Stored data

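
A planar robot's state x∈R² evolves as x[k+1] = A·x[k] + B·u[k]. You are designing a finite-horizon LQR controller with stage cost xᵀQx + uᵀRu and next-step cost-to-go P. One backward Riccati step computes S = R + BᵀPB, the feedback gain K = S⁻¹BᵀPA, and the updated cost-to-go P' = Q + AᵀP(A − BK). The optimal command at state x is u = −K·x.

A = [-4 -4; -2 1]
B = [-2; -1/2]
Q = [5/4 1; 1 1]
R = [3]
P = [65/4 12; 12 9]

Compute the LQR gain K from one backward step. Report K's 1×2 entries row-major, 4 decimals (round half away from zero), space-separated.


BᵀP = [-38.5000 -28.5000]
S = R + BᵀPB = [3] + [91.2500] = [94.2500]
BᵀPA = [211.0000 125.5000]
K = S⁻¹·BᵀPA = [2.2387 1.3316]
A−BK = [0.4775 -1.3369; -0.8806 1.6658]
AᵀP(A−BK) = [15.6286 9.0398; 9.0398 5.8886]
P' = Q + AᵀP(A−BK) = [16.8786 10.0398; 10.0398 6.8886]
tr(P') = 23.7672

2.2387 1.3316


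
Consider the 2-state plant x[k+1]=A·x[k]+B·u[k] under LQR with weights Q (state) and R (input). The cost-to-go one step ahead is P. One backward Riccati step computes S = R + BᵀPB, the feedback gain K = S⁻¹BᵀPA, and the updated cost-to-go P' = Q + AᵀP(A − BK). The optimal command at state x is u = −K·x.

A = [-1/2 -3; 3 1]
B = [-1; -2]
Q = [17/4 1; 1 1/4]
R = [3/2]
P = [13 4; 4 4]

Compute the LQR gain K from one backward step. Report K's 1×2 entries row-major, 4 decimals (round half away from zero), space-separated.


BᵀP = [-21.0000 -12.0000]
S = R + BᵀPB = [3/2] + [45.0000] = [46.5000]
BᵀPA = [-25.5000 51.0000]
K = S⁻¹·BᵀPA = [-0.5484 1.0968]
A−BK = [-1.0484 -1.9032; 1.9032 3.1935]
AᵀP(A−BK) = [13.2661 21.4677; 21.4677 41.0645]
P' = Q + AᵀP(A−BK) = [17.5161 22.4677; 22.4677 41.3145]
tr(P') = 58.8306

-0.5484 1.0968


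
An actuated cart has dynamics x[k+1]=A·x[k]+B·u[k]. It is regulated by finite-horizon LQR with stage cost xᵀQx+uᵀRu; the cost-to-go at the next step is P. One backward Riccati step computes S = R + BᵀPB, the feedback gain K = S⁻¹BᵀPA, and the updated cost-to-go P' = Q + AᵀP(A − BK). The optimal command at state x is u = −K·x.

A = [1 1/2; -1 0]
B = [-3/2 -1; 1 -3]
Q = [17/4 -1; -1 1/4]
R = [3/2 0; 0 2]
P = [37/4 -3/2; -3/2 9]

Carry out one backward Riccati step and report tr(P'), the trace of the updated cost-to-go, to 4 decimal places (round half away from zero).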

**Exercise details:** All of the data above should be reproduced verbatim.

**Result of this exercise:**
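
A planar robot's state x∈R² evolves as x[k+1] = A·x[k] + B·u[k]. You are designing a finite-horizon LQR controller with stage cost xᵀQx + uᵀRu and next-step cost-to-go P. One backward Riccati step computes S = R + BᵀPB, the feedback gain K = S⁻¹BᵀPA, and the updated cost-to-go P' = Q + AᵀP(A − BK). The optimal command at state x is u = −K·x.

A = [-4 -4; -2 1]
B = [-2; -1/2]
Q = [5/4 1; 1 1]
R = [3]
P = [65/4 12; 12 9]

Compute the LQR gain K from one backward step. Report K's 1×2 entries row-major, 4 decimals (round half away from zero), space-separated.


BᵀP = [-38.5000 -28.5000]
S = R + BᵀPB = [3] + [91.2500] = [94.2500]
BᵀPA = [211.0000 125.5000]
K = S⁻¹·BᵀPA = [2.2387 1.3316]
A−BK = [0.4775 -1.3369; -0.8806 1.6658]
AᵀP(A−BK) = [15.6286 9.0398; 9.0398 5.8886]
P' = Q + AᵀP(A−BK) = [16.8786 10.0398; 10.0398 6.8886]
tr(P') = 23.7672

2.2387 1.3316


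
Consider the 2-state plant x[k+1]=A·x[k]+B·u[k] under LQR with weights Q (state) and R (input). The cost-to-go one step ahead is P. One backward Riccati step computes S = R + BᵀPB, the feedback gain K = S⁻¹BᵀPA, and the updated cost-to-go P' = Q + AᵀP(A − BK). The optimal command at state x is u = −K·x.

A = [-1/2 -3; 3 1]
B = [-1; -2]
Q = [17/4 1; 1 1/4]
R = [3/2]
P = [13 4; 4 4]

Compute the LQR gain K from one backward step. Report K's 1×2 entries row-major, 4 decimals (round half away from zero), space-separated.


BᵀP = [-21.0000 -12.0000]
S = R + BᵀPB = [3/2] + [45.0000] = [46.5000]
BᵀPA = [-25.5000 51.0000]
K = S⁻¹·BᵀPA = [-0.5484 1.0968]
A−BK = [-1.0484 -1.9032; 1.9032 3.1935]
AᵀP(A−BK) = [13.2661 21.4677; 21.4677 41.0645]
P' = Q + AᵀP(A−BK) = [17.5161 22.4677; 22.4677 41.3145]
tr(P') = 58.8306

-0.5484 1.0968


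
An actuated cart has dynamics x[k+1]=A·x[k]+B·u[k]. It is regulated by finite-horizon LQR with stage cost xᵀQx+uᵀRu; the cost-to-go at the next step is P. One backward Riccati step computes S = R + BᵀPB, the feedback gain K = S⁻¹BᵀPA, and the updated cost-to-go P' = Q + AᵀP(A − BK). The optimal command at state x is u = −K·x.

A = [1 1/2; -1 0]
B = [-3/2 -1; 1 -3]
Q = [17/4 -1; -1 1/4]
R = [3/2 0; 0 2]
P = [37/4 -3/2; -3/2 9]

Carry out one backward Riccati step and report tr(P'), the trace of the updated cost-to-go, to 4 decimal places (round half away from zero).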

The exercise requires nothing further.